• Problem statement: Go to the line below containing "What is -7*1" and print exactly from there through the line containing "Answer: Rational(-45, 4) ≈ -11.250", both included. Print nothing else.

• Working data:
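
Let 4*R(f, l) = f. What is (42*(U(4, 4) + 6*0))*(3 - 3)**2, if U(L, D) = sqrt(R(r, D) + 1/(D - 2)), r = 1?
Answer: 0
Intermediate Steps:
R(f, l) = f/4
U(L, D) = sqrt(1/4 + 1/(-2 + D)) (U(L, D) = sqrt((1/4)*1 + 1/(D - 2)) = sqrt(1/4 + 1/(-2 + D)))
(42*(U(4, 4) + 6*0))*(3 - 3)**2 = (42*(sqrt((2 + 4)/(-2 + 4))/2 + 6*0))*(3 - 3)**2 = (42*(sqrt(6/2)/2 + 0))*0**2 = (42*(sqrt((1/2)*6)/2 + 0))*0 = (42*(sqrt(3)/2 + 0))*0 = (42*(sqrt(3)/2))*0 = (21*sqrt(3))*0 = 0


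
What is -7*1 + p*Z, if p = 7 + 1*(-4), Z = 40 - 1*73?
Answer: -106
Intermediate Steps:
Z = -33 (Z = 40 - 73 = -33)
p = 3 (p = 7 - 4 = 3)
-7*1 + p*Z = -7*1 + 3*(-33) = -7 - 99 = -106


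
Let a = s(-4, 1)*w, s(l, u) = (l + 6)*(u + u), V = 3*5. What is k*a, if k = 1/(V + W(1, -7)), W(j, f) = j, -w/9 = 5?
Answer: -45/4 ≈ -11.250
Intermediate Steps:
w = -45 (w = -9*5 = -45)
V = 15
s(l, u) = 2*u*(6 + l) (s(l, u) = (6 + l)*(2*u) = 2*u*(6 + l))
k = 1/16 (k = 1/(15 + 1) = 1/16 ≈ 0.062500)
a = -180 (a = (2*1*(6 - 4))*(-45) = (2*1*2)*(-45) = 4*(-45) = -180)
k*a = (1/16)*(-180) = -45/4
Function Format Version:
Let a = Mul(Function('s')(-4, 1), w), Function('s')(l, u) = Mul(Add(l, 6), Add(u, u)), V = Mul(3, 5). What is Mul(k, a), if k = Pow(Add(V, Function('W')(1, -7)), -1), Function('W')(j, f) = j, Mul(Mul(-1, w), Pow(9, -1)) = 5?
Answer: Rational(-45, 4) ≈ -11.250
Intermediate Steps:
w = -45 (w = Mul(-9, 5) = -45)
V = 15
Function('s')(l, u) = Mul(2, u, Add(6, l)) (Function('s')(l, u) = Mul(Add(6, l), Mul(2, u)) = Mul(2, u, Add(6, l)))
k = Rational(1, 16) (k = Pow(Add(15, 1), -1) = Pow(16, -1) = Rational(1, 16) ≈ 0.062500)
a = -180 (a = Mul(Mul(2, 1, Add(6, -4)), -45) = Mul(Mul(2, 1, 2), -45) = Mul(4, -45) = -180)
Mul(k, a) = Mul(Rational(1, 16), -180) = Rational(-45, 4)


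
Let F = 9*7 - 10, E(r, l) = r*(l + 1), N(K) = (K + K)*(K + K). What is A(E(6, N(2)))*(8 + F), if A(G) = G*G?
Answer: 634644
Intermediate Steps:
N(K) = 4*K**2 (N(K) = (2*K)*(2*K) = 4*K**2)
E(r, l) = r*(1 + l)
A(G) = G**2
F = 53 (F = 63 - 10 = 53)
A(E(6, N(2)))*(8 + F) = (6*(1 + 4*2**2))**2*(8 + 53) = (6*(1 + 4*4))**2*61 = (6*(1 + 16))**2*61 = (6*17)**2*61 = 102**2*61 = 10404*61 = 634644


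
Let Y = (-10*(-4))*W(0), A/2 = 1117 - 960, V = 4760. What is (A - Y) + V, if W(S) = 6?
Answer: 4834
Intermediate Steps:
A = 314 (A = 2*(1117 - 960) = 2*157 = 314)
Y = 240 (Y = -10*(-4)*6 = 40*6 = 240)
(A - Y) + V = (314 - 1*240) + 4760 = (314 - 240) + 4760 = 74 + 4760 = 4834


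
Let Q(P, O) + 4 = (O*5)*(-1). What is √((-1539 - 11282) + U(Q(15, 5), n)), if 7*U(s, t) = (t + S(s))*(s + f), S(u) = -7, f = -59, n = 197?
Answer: I*√745269/7 ≈ 123.33*I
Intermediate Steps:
Q(P, O) = -4 - 5*O (Q(P, O) = -4 + (O*5)*(-1) = -4 + (5*O)*(-1) = -4 - 5*O)
U(s, t) = (-59 + s)*(-7 + t)/7 (U(s, t) = ((t - 7)*(s - 59))/7 = ((-7 + t)*(-59 + s))/7 = ((-59 + s)*(-7 + t))/7 = (-59 + s)*(-7 + t)/7)
√((-1539 - 11282) + U(Q(15, 5), n)) = √((-1539 - 11282) + (59 - (-4 - 5*5) - 59/7*197 + (⅐)*(-4 - 5*5)*197)) = √(-12821 + (59 - (-4 - 25) - 11623/7 + (⅐)*(-4 - 25)*197)) = √(-12821 + (59 - 1*(-29) - 11623/7 + (⅐)*(-29)*197)) = √(-12821 + (59 + 29 - 11623/7 - 5713/7)) = √(-12821 - 16720/7) = √(-106467/7) = I*√745269/7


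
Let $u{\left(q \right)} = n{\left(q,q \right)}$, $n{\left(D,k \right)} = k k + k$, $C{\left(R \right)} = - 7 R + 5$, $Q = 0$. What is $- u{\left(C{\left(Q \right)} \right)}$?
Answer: $-30$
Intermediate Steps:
$C{\left(R \right)} = 5 - 7 R$
$n{\left(D,k \right)} = k + k^{2}$ ($n{\left(D,k \right)} = k^{2} + k = k + k^{2}$)
$u{\left(q \right)} = q \left(1 + q\right)$
$- u{\left(C{\left(Q \right)} \right)} = - \left(5 - 0\right) \left(1 + \left(5 - 0\right)\right) = - \left(5 + 0\right) \left(1 + \left(5 + 0\right)\right) = - 5 \left(1 + 5\right) = - 5 \cdot 6 = \left(-1\right) 30 = -30$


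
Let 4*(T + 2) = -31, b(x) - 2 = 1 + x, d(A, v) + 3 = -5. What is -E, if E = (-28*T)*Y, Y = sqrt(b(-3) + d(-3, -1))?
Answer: -546*I*sqrt(2) ≈ -772.16*I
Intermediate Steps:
d(A, v) = -8 (d(A, v) = -3 - 5 = -8)
b(x) = 3 + x (b(x) = 2 + (1 + x) = 3 + x)
Y = 2*I*sqrt(2) (Y = sqrt((3 - 3) - 8) = sqrt(0 - 8) = sqrt(-8) = 2*I*sqrt(2) ≈ 2.8284*I)
T = -39/4 (T = -2 + (1/4)*(-31) = -2 - 31/4 = -39/4 ≈ -9.7500)
E = 546*I*sqrt(2) (E = (-28*(-39/4))*(2*I*sqrt(2)) = 273*(2*I*sqrt(2)) = 546*I*sqrt(2) ≈ 772.16*I)
-E = -546*I*sqrt(2)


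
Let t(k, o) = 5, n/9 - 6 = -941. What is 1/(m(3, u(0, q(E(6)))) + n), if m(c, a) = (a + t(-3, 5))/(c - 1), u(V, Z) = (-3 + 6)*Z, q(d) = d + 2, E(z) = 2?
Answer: -2/16813 ≈ -0.00011896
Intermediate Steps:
n = -8415 (n = 54 + 9*(-941) = 54 - 8469 = -8415)
q(d) = 2 + d
u(V, Z) = 3*Z
m(c, a) = (5 + a)/(-1 + c) (m(c, a) = (a + 5)/(c - 1) = (5 + a)/(-1 + c))
1/(m(3, u(0, q(E(6)))) + n) = 1/((5 + 3*(2 + 2))/(-1 + 3) - 8415) = 1/((5 + 3*4)/2 - 8415) = 1/((5 + 12)/2 - 8415) = 1/((½)*17 - 8415) = 1/(17/2 - 8415) = 1/(-16813/2) = -2/16813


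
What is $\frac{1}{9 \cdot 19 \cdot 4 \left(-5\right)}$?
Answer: $- \frac{1}{3420} \approx -0.0002924$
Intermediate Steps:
$\frac{1}{9 \cdot 19 \cdot 4 \left(-5\right)} = \frac{1}{171 \left(-20\right)} = \frac{1}{-3420} = - \frac{1}{3420}$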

• Finished exercise:
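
What is -7*1 + p*Z, if p = 7 + 1*(-4), Z = 40 - 1*73?
Answer: -106
Intermediate Steps:
Z = -33 (Z = 40 - 73 = -33)
p = 3 (p = 7 - 4 = 3)
-7*1 + p*Z = -7*1 + 3*(-33) = -7 - 99 = -106


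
Let a = s(-4, 1)*w, s(l, u) = (l + 6)*(u + u), V = 3*5. What is k*a, if k = 1/(V + W(1, -7)), W(j, f) = j, -w/9 = 5?
Answer: -45/4 ≈ -11.250
Intermediate Steps:
w = -45 (w = -9*5 = -45)
V = 15
s(l, u) = 2*u*(6 + l) (s(l, u) = (6 + l)*(2*u) = 2*u*(6 + l))
k = 1/16 (k = 1/(15 + 1) = 1/16 ≈ 0.062500)
a = -180 (a = (2*1*(6 - 4))*(-45) = (2*1*2)*(-45) = 4*(-45) = -180)
k*a = (1/16)*(-180) = -45/4
Function Format Version:
Let a = Mul(Function('s')(-4, 1), w), Function('s')(l, u) = Mul(Add(l, 6), Add(u, u)), V = Mul(3, 5). What is Mul(k, a), if k = Pow(Add(V, Function('W')(1, -7)), -1), Function('W')(j, f) = j, Mul(Mul(-1, w), Pow(9, -1)) = 5?
Answer: Rational(-45, 4) ≈ -11.250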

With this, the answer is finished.